What the task requires: Filter the entries down to the lines holding "following", then copy those lines.

Saved entries:
..............................

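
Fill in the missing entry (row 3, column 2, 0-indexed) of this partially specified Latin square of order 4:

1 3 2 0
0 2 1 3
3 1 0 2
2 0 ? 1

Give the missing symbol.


Row 3 contains symbols [0, 1, 2] — missing [3].
Column 2 contains symbols [0, 1, 2] — missing [3].
The missing symbol must appear in both missing sets; intersection = [3].
Therefore the hidden value is 3.

Missing value = 3.


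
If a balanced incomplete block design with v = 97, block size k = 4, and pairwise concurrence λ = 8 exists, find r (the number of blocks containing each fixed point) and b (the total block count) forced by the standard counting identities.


Any 2-(v, k, λ) BIBD satisfies two necessary conditions:
  (i)  Each point sits in r blocks, and counting incidences through any fixed point gives r(k − 1) = λ(v − 1), so r = λ(v − 1)/(k − 1).
  (ii) Total incidences bk = vr, so b = vr/k.
Step 1: r = λ(v − 1)/(k − 1) = 8·(97 − 1)/(4 − 1) = 8·96/3 = 768/3 = 256.
Step 2: b = vr/k = 97·256/4 = 24832/4 = 6208.
Check integrality: r = 256 ∈ Z ✓, b = 6208 ∈ Z ✓.
(These identities are necessary conditions: they determine r and b for any design with these parameters, but do not by themselves prove that one exists.)

r = 256, b = 6208.


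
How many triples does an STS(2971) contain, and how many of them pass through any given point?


An STS(v) is a 2-(v, 3, 1) BIBD: block size k = 3, λ = 1.
Replication: r(k − 1) = λ(v − 1) ⇒ r·2 = 2971 − 1 = 2970 ⇒ r = 1485.
Block count: bk = vr ⇒ b·3 = 2971·1485 = 4411935 ⇒ b = 1470645.
(Check via b = v(v − 1)/6 = 2971·2970/6 = 8823870/6 = 1470645.)

r = 1485, b = 1470645.


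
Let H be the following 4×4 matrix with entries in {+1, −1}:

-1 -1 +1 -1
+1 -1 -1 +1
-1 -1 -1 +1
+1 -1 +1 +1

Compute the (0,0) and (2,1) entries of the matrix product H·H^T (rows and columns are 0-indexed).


Row 0 of H: [-1, -1, 1, -1].
Row 1 of H: [1, -1, -1, 1].
Row 2 of H: [-1, -1, -1, 1].
(H·H^T)[0][0] = Σ_j H[0][j]·H[0][j] = (-1)² + (-1)² + (1)² + (-1)² = 1 + 1 + 1 + 1 = 4.
(H·H^T)[2][1] = Σ_j H[2][j]·H[1][j] = (-1)·(1) + (-1)·(-1) + (-1)·(-1) + (1)·(1) = -1 + 1 + 1 + 1 = 2.
Rows 2 and 1 are not orthogonal (dot product = 2 ≠ 0), so H is not a Hadamard matrix.

(0,0) entry = 4; (2,1) entry = 2.


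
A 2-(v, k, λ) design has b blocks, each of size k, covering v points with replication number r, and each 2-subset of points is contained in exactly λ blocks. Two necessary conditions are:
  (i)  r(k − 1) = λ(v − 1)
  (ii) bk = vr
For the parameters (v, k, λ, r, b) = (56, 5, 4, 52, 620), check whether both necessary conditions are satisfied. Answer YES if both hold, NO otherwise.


Condition (i): r(k − 1) = 52·4 = 208; λ(v − 1) = 4·55 = 220. Match? NO.
Condition (ii): bk = 620·5 = 3100; vr = 56·52 = 2912. Match? NO.
Both conditions hold? NO.

NO


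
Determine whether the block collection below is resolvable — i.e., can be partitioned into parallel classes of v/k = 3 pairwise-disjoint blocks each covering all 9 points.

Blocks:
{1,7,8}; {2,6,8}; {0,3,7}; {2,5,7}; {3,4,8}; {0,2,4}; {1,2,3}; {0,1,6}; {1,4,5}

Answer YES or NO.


v = 9, block size k = 3, number of blocks = 9.
For resolvability, blocks must partition into parallel classes of size v/k = 3.
Total blocks must therefore be a multiple of 3: 9 = 3·3 + 0 ⇒ divisible ✓.
Consider block {1,7,8}. The only other block(s) in the collection disjoint from it are {0,2,4} — just 1 block(s). Any parallel class containing {1,7,8} would need 2 other blocks each disjoint from it, so no parallel class of size 3 can contain {1,7,8}.
Since every block must belong to some parallel class in a resolution, the collection cannot be partitioned into parallel classes.
Resolvable? NO.

NO


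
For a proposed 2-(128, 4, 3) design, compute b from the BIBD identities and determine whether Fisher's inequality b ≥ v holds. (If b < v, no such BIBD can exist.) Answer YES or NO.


b = λv(v − 1)/(k(k − 1)) = 3·128·127/(4·3) = 48768/12 = 4064.
Compare with v = 128: b ≥ v, so Fisher's inequality holds.

YES


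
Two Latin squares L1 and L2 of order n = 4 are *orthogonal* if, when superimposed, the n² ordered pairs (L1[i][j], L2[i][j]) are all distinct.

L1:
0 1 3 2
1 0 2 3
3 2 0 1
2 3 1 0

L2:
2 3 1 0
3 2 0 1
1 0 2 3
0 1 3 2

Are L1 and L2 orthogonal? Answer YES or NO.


Form the n² = 16 superimposed pairs (L1[i][j], L2[i][j]), row by row (rows and columns indexed from 0):
row 0: (0,2) (1,3) (3,1) (2,0)
row 1: (1,3) (0,2) (2,0) (3,1)
row 2: (3,1) (2,0) (0,2) (1,3)
row 3: (2,0) (3,1) (1,3) (0,2)
Orthogonality requires all 16 pairs distinct.
But the pair (1,3) repeats: cell (0,1) has L1 = 1, L2 = 3, and cell (1,0) has L1 = 1, L2 = 3.
A repeated pair means some other pair never occurs (only 4 distinct pairs out of 16), so the squares are not orthogonal.
Conclusion: NO.

NO


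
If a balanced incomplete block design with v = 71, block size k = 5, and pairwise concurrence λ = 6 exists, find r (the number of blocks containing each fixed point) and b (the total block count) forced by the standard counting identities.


Any 2-(v, k, λ) BIBD satisfies two necessary conditions:
  (i)  Each point sits in r blocks, and counting incidences through any fixed point gives r(k − 1) = λ(v − 1), so r = λ(v − 1)/(k − 1).
  (ii) Total incidences bk = vr, so b = vr/k.
Step 1: r = λ(v − 1)/(k − 1) = 6·(71 − 1)/(5 − 1) = 6·70/4 = 420/4 = 105.
Step 2: b = vr/k = 71·105/5 = 7455/5 = 1491.
Check integrality: r = 105 ∈ Z ✓, b = 1491 ∈ Z ✓.
(These identities are necessary conditions: they determine r and b for any design with these parameters, but do not by themselves prove that one exists.)

r = 105, b = 1491.


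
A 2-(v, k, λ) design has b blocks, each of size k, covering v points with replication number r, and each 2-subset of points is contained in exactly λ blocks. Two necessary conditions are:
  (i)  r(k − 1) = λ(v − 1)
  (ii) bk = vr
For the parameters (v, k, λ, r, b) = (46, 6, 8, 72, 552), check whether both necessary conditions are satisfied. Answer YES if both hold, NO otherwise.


Condition (i): r(k − 1) = 72·5 = 360; λ(v − 1) = 8·45 = 360. Match? YES.
Condition (ii): bk = 552·6 = 3312; vr = 46·72 = 3312. Match? YES.
Both conditions hold? YES.

YES


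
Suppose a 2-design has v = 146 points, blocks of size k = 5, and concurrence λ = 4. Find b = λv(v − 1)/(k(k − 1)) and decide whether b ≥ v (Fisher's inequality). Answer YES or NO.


b = λv(v − 1)/(k(k − 1)) = 4·146·145/(5·4) = 84680/20 = 4234.
Compare with v = 146: b ≥ v, so Fisher's inequality holds.

YES


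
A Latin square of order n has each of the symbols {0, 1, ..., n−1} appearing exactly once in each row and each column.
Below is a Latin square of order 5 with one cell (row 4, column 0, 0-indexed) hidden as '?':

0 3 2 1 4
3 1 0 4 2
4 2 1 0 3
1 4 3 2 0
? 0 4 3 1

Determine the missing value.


Row 4 contains symbols [0, 1, 3, 4] — missing [2].
Column 0 contains symbols [0, 1, 3, 4] — missing [2].
The missing symbol must appear in both missing sets; intersection = [2].
Therefore the hidden value is 2.

Missing value = 2.


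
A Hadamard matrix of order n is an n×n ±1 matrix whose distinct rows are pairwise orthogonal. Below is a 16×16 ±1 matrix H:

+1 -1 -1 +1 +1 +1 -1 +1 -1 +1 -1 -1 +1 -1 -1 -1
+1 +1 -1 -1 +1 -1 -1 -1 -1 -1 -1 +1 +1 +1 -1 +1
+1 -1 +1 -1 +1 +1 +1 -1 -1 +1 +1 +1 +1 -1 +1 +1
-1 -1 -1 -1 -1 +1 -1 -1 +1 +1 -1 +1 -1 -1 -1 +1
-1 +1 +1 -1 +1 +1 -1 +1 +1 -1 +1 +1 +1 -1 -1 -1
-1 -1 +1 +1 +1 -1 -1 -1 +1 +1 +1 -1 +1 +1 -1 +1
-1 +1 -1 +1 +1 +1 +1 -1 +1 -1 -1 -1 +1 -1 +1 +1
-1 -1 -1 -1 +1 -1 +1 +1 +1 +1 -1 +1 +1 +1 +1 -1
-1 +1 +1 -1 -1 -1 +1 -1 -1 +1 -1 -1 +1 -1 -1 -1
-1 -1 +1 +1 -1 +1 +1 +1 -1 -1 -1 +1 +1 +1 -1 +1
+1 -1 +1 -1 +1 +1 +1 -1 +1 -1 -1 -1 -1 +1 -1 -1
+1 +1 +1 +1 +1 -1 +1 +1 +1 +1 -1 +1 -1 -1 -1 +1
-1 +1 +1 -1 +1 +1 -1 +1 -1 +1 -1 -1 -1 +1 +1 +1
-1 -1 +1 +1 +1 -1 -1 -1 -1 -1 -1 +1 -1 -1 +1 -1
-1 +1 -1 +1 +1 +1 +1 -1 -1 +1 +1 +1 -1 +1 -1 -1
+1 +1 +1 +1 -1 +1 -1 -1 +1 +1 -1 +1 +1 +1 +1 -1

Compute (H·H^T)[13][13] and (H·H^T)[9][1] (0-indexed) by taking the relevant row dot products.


Row 1 of H: [1, 1, -1, -1, 1, -1, -1, -1, -1, -1, -1, 1, 1, 1, -1, 1].
Row 9 of H: [-1, -1, 1, 1, -1, 1, 1, 1, -1, -1, -1, 1, 1, 1, -1, 1].
Row 13 of H: [-1, -1, 1, 1, 1, -1, -1, -1, -1, -1, -1, 1, -1, -1, 1, -1].
(H·H^T)[13][13] = Σ_j H[13][j]·H[13][j] = (-1)² + (-1)² + (1)² + (1)² + (1)² + (-1)² + (-1)² + (-1)² + (-1)² + (-1)² + (-1)² + (1)² + (-1)² + (-1)² + (1)² + (-1)² = 1 + 1 + 1 + 1 + 1 + 1 + 1 + 1 + 1 + 1 + 1 + 1 + 1 + 1 + 1 + 1 = 16.
(H·H^T)[9][1] = Σ_j H[9][j]·H[1][j] = (-1)·(1) + (-1)·(1) + (1)·(-1) + (1)·(-1) + (-1)·(1) + (1)·(-1) + (1)·(-1) + (1)·(-1) + (-1)·(-1) + (-1)·(-1) + (-1)·(-1) + (1)·(1) + (1)·(1) + (1)·(1) + (-1)·(-1) + (1)·(1) = -1 + -1 + -1 + -1 + -1 + -1 + -1 + -1 + 1 + 1 + 1 + 1 + 1 + 1 + 1 + 1 = 0.
So rows 9 and 1 are orthogonal; the diagonal entry equals n = 16.

(13,13) entry = 16; (9,1) entry = 0.


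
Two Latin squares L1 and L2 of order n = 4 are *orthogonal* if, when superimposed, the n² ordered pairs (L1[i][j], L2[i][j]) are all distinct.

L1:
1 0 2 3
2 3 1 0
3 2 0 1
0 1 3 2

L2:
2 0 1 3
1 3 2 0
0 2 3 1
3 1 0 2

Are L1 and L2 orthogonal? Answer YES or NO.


Form the n² = 16 superimposed pairs (L1[i][j], L2[i][j]), row by row (rows and columns indexed from 0):
row 0: (1,2) (0,0) (2,1) (3,3)
row 1: (2,1) (3,3) (1,2) (0,0)
row 2: (3,0) (2,2) (0,3) (1,1)
row 3: (0,3) (1,1) (3,0) (2,2)
Orthogonality requires all 16 pairs distinct.
But the pair (2,1) repeats: cell (0,2) has L1 = 2, L2 = 1, and cell (1,0) has L1 = 2, L2 = 1.
A repeated pair means some other pair never occurs (only 8 distinct pairs out of 16), so the squares are not orthogonal.
Conclusion: NO.

NO


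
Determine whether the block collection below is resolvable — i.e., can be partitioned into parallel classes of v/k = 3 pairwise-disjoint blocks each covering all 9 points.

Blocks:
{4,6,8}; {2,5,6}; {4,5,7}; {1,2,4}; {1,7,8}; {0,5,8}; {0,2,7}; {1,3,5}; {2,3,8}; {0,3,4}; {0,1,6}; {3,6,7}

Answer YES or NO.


v = 9, block size k = 3, number of blocks = 12.
For resolvability, blocks must partition into parallel classes of size v/k = 3.
Total blocks must therefore be a multiple of 3: 12 = 3·4 + 0 ⇒ divisible ✓.
Greedy packing gives 4 candidate class(es). Each should be a full parallel class (size 3, covers all 9 points).
  Class 1 (3 blocks): {4,6,8}; {0,2,7}; {1,3,5}. Points covered: [0, 1, 2, 3, 4, 5, 6, 7, 8].
  Class 2 (3 blocks): {2,5,6}; {1,7,8}; {0,3,4}. Points covered: [0, 1, 2, 3, 4, 5, 6, 7, 8].
  Class 3 (3 blocks): {4,5,7}; {2,3,8}; {0,1,6}. Points covered: [0, 1, 2, 3, 4, 5, 6, 7, 8].
  Class 4 (3 blocks): {1,2,4}; {0,5,8}; {3,6,7}. Points covered: [0, 1, 2, 3, 4, 5, 6, 7, 8].
All classes full (size 3)? YES. All classes cover every point? YES.
Resolvable? YES.

YES


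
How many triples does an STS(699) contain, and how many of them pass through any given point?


An STS(v) is a 2-(v, 3, 1) BIBD: block size k = 3, λ = 1.
Replication: r(k − 1) = λ(v − 1) ⇒ r·2 = 699 − 1 = 698 ⇒ r = 349.
Block count: b = v(v − 1)/6 = 699·698/6 = 487902/6 = 81317.

r = 349, b = 81317.


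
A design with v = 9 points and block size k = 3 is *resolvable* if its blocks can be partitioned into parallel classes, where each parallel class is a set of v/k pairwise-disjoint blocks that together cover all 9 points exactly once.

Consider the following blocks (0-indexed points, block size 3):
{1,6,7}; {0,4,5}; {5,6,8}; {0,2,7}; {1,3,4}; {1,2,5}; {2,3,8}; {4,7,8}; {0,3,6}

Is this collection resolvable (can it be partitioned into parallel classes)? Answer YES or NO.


v = 9, block size k = 3, number of blocks = 9.
For resolvability, blocks must partition into parallel classes of size v/k = 3.
Total blocks must therefore be a multiple of 3: 9 = 3·3 + 0 ⇒ divisible ✓.
Greedy packing gives 3 candidate class(es). Each should be a full parallel class (size 3, covers all 9 points).
  Class 1 (3 blocks): {1,6,7}; {0,4,5}; {2,3,8}. Points covered: [0, 1, 2, 3, 4, 5, 6, 7, 8].
  Class 2 (3 blocks): {5,6,8}; {0,2,7}; {1,3,4}. Points covered: [0, 1, 2, 3, 4, 5, 6, 7, 8].
  Class 3 (3 blocks): {1,2,5}; {4,7,8}; {0,3,6}. Points covered: [0, 1, 2, 3, 4, 5, 6, 7, 8].
All classes full (size 3)? YES. All classes cover every point? YES.
Resolvable? YES.

YES


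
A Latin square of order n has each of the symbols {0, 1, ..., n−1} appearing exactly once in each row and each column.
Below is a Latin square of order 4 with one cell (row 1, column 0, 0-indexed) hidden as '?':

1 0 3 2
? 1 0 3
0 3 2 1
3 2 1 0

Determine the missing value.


Row 1 contains symbols [0, 1, 3] — missing [2].
Column 0 contains symbols [0, 1, 3] — missing [2].
The missing symbol must appear in both missing sets; intersection = [2].
Therefore the hidden value is 2.

Missing value = 2.


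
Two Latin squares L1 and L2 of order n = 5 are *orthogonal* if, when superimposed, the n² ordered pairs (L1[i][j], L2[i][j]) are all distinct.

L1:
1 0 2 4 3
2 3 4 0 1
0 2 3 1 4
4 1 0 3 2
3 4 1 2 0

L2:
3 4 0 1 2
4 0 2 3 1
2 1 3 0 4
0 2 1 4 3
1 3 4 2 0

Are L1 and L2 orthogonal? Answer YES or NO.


Form the n² = 25 superimposed pairs (L1[i][j], L2[i][j]), row by row (rows and columns indexed from 0):
row 0: (1,3) (0,4) (2,0) (4,1) (3,2)
row 1: (2,4) (3,0) (4,2) (0,3) (1,1)
row 2: (0,2) (2,1) (3,3) (1,0) (4,4)
row 3: (4,0) (1,2) (0,1) (3,4) (2,3)
row 4: (3,1) (4,3) (1,4) (2,2) (0,0)
Orthogonality requires all 25 pairs distinct.
Check by first coordinate: for each symbol s of L1, list the L2 entries in the n cells where L1 = s; they must all differ.
  L1 = 0: L2 entries (in reading order) 4, 3, 2, 1, 0 — all 5 distinct ✓
  L1 = 1: L2 entries (in reading order) 3, 1, 0, 2, 4 — all 5 distinct ✓
  L1 = 2: L2 entries (in reading order) 0, 4, 1, 3, 2 — all 5 distinct ✓
  L1 = 3: L2 entries (in reading order) 2, 0, 3, 4, 1 — all 5 distinct ✓
  L1 = 4: L2 entries (in reading order) 1, 2, 4, 0, 3 — all 5 distinct ✓
Every symbol of L1 meets every symbol of L2 exactly once, so all 25 pairs are distinct (25 of 25).
Conclusion: YES.

YES


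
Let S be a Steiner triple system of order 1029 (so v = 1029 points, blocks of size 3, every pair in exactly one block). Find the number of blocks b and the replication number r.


An STS(v) is a 2-(v, 3, 1) BIBD: block size k = 3, λ = 1.
Replication: r(k − 1) = λ(v − 1) ⇒ r·2 = 1029 − 1 = 1028 ⇒ r = 514.
Block count: bk = vr ⇒ b·3 = 1029·514 = 528906 ⇒ b = 176302.

r = 514, b = 176302.


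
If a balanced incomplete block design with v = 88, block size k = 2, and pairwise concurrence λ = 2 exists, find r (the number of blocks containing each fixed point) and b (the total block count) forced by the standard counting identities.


Any 2-(v, k, λ) BIBD satisfies two necessary conditions:
  (i)  Each point sits in r blocks, and counting incidences through any fixed point gives r(k − 1) = λ(v − 1), so r = λ(v − 1)/(k − 1).
  (ii) Total incidences bk = vr, so b = vr/k.
Step 1: r = λ(v − 1)/(k − 1) = 2·(88 − 1)/(2 − 1) = 2·87/1 = 174/1 = 174.
Step 2: b = vr/k = 88·174/2 = 15312/2 = 7656.
Check integrality: r = 174 ∈ Z ✓, b = 7656 ∈ Z ✓.
(These identities are necessary conditions: they determine r and b for any design with these parameters, but do not by themselves prove that one exists.)

r = 174, b = 7656.


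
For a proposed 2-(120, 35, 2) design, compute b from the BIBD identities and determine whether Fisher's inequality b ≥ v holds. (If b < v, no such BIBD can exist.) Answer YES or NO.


r = λ(v − 1)/(k − 1) = 2·119/34 = 7.
b = vr/k = 120·7/35 = 24.
Fisher's inequality: b ≥ v ⇔ 24 ≥ 120? NO.

NO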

..............................

Your response:
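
Let H be the following 4×4 matrix with entries in {+1, −1}:
Consider the following blocks (0-indexed points, block size 3):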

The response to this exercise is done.